What you will do: Exactly transcribe the line that holds "Age=2: lx=0.92, m(x)=4" and every remaining line of the records, up to and including the final one, with nothing else.

------------------------------------

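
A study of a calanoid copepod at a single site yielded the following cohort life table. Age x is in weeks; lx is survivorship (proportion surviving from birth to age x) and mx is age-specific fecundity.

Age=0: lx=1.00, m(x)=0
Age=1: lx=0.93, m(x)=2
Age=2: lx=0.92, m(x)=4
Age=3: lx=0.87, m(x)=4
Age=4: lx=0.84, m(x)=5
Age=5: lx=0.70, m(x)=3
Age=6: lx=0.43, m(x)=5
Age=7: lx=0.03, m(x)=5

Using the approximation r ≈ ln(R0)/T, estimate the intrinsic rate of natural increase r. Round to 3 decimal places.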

------------------------------------

Answer box:
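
Age=2: lx=0.92, m(x)=4
Age=3: lx=0.87, m(x)=4
Age=4: lx=0.84, m(x)=5
Age=5: lx=0.70, m(x)=3
Age=6: lx=0.43, m(x)=5
Age=7: lx=0.03, m(x)=5

Using the approximation r ≈ ln(R0)/T, estimate the intrinsic rate of natural increase r. Round to 3 decimal places.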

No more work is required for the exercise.